(STUDY MATERIAL Opens)

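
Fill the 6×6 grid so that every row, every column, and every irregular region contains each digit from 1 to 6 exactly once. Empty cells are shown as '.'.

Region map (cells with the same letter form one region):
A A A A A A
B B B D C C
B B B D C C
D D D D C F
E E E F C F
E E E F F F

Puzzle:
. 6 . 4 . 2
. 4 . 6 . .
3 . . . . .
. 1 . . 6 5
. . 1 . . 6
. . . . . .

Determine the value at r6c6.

4

r3c3 = 6 (hidden single in row 3).
r6c1 = 6 (hidden single in row 6).
r6c4 = 1 (hidden single in column 4).
r3c4 = 5 (hidden single in column 4).
r3c2 = 2 (sole candidate).
r2c3 = 5 (sole candidate).
r1c3 = 3 (sole candidate).
r2c1 = 1 (sole candidate).
r2c6 = 3 (sole candidate).
r6c6 = 4: row 6 has {1,6}; col 6 has {2,3,5,6}; region has {1,5,6} → only 4 remains.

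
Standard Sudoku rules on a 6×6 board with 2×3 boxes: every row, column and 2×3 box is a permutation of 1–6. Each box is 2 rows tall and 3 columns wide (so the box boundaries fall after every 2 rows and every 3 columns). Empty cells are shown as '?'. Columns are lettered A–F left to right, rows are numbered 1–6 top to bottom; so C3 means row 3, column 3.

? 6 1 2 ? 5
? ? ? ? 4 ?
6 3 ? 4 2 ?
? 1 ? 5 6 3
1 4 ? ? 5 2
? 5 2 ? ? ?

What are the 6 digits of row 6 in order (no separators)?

E1 = 3: row 1 has {1,2,5,6}; col 5 has {2,4,5,6}; box has {2,4,5} → only 3 remains.
B2 = 2: row 2 has {4}; col 2 has {1,3,4,5,6}; box has {1,6} → only 2 remains.
C3 = 5: row 3 has {2,3,4,6}; col 3 has {1,2}; box has {1,3,6} → only 5 remains.
F3 = 1: row 3 has {2,3,4,5,6}; col 6 has {2,3,5}; box has {2,3,4,5,6} → only 1 remains.
C4 = 4: row 4 has {1,3,5,6}; col 3 has {1,2,5}; box has {1,3,5,6} → only 4 remains.
A6 = 3: row 6 has {2,5}; col 1 has {1,6}; box has {1,2,4,5} → only 3 remains.
E6 = 1: row 6 has {2,3,5}; col 5 has {2,3,4,5,6}; box has {2,5} → only 1 remains.
A1 = 4: row 1 has {1,2,3,5,6}; col 1 has {1,3,6}; box has {1,2,6} → only 4 remains.
A2 = 5: row 2 has {2,4}; col 1 has {1,3,4,6}; box has {1,2,4,6} → only 5 remains.
C2 = 3: row 2 has {2,4,5}; col 3 has {1,2,4,5}; box has {1,2,4,5,6} → only 3 remains.
F2 = 6: row 2 has {2,3,4,5}; col 6 has {1,2,3,5}; box has {2,3,4,5} → only 6 remains.
A4 = 2: row 4 has {1,3,4,5,6}; col 1 has {1,3,4,5,6}; box has {1,3,4,5,6} → only 2 remains.
C5 = 6: row 5 has {1,2,4,5}; col 3 has {1,2,3,4,5}; box has {1,2,3,4,5} → only 6 remains.
D5 = 3: row 5 has {1,2,4,5,6}; col 4 has {2,4,5}; box has {1,2,5} → only 3 remains.
D6 = 6: row 6 has {1,2,3,5}; col 4 has {2,3,4,5}; box has {1,2,3,5} → only 6 remains.
F6 = 4: row 6 has {1,2,3,5,6}; col 6 has {1,2,3,5,6}; box has {1,2,3,5,6} → only 4 remains.

352614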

(STUDY MATERIAL Closes)

Nothing in the records may be left out; transcribe all of them exactly.

__RESPONSE TO THIS EXERCISE__
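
Fill the 6×6 grid so that every row, every column, and every irregular region contains each digit from 1 to 6 exactly once. Empty cells are shown as '.'.

Region map (cells with the same letter form one region):
A A A A A A
B B B D C C
B B B D C C
D D D D C F
E E E F C F
E E E F F F

Puzzle:
. 6 . 4 . 2
. 4 . 6 . .
3 . . . . .
. 1 . . 6 5
. . 1 . . 6
. . . . . .

Determine the value at r6c6.

4

r3c3 = 6 (hidden single in row 3).
r6c1 = 6 (hidden single in row 6).
r6c4 = 1 (hidden single in column 4).
r3c4 = 5 (hidden single in column 4).
r3c2 = 2 (sole candidate).
r2c3 = 5 (sole candidate).
r1c3 = 3 (sole candidate).
r2c1 = 1 (sole candidate).
r2c6 = 3 (sole candidate).
r6c6 = 4: row 6 has {1,6}; col 6 has {2,3,5,6}; region has {1,5,6} → only 4 remains.

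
Standard Sudoku rules on a 6×6 board with 2×3 boxes: every row, column and 2×3 box is a permutation of 1–6. Each box is 2 rows tall and 3 columns wide (so the box boundaries fall after every 2 rows and every 3 columns). Empty cells are shown as '?'. Columns are lettered A–F left to right, rows are numbered 1–6 top to bottom; so C3 means row 3, column 3.

? 6 1 2 ? 5
? ? ? ? 4 ?
6 3 ? 4 2 ?
? 1 ? 5 6 3
1 4 ? ? 5 2
? 5 2 ? ? ?

What are the 6 digits of row 6 in order (no separators)?

E1 = 3: row 1 has {1,2,5,6}; col 5 has {2,4,5,6}; box has {2,4,5} → only 3 remains.
B2 = 2: row 2 has {4}; col 2 has {1,3,4,5,6}; box has {1,6} → only 2 remains.
C3 = 5: row 3 has {2,3,4,6}; col 3 has {1,2}; box has {1,3,6} → only 5 remains.
F3 = 1: row 3 has {2,3,4,5,6}; col 6 has {2,3,5}; box has {2,3,4,5,6} → only 1 remains.
C4 = 4: row 4 has {1,3,5,6}; col 3 has {1,2,5}; box has {1,3,5,6} → only 4 remains.
A6 = 3: row 6 has {2,5}; col 1 has {1,6}; box has {1,2,4,5} → only 3 remains.
E6 = 1: row 6 has {2,3,5}; col 5 has {2,3,4,5,6}; box has {2,5} → only 1 remains.
A1 = 4: row 1 has {1,2,3,5,6}; col 1 has {1,3,6}; box has {1,2,6} → only 4 remains.
A2 = 5: row 2 has {2,4}; col 1 has {1,3,4,6}; box has {1,2,4,6} → only 5 remains.
C2 = 3: row 2 has {2,4,5}; col 3 has {1,2,4,5}; box has {1,2,4,5,6} → only 3 remains.
F2 = 6: row 2 has {2,3,4,5}; col 6 has {1,2,3,5}; box has {2,3,4,5} → only 6 remains.
A4 = 2: row 4 has {1,3,4,5,6}; col 1 has {1,3,4,5,6}; box has {1,3,4,5,6} → only 2 remains.
C5 = 6: row 5 has {1,2,4,5}; col 3 has {1,2,3,4,5}; box has {1,2,3,4,5} → only 6 remains.
D5 = 3: row 5 has {1,2,4,5,6}; col 4 has {2,4,5}; box has {1,2,5} → only 3 remains.
D6 = 6: row 6 has {1,2,3,5}; col 4 has {2,3,4,5}; box has {1,2,3,5} → only 6 remains.
F6 = 4: row 6 has {1,2,3,5,6}; col 6 has {1,2,3,5,6}; box has {1,2,3,5,6} → only 4 remains.

352614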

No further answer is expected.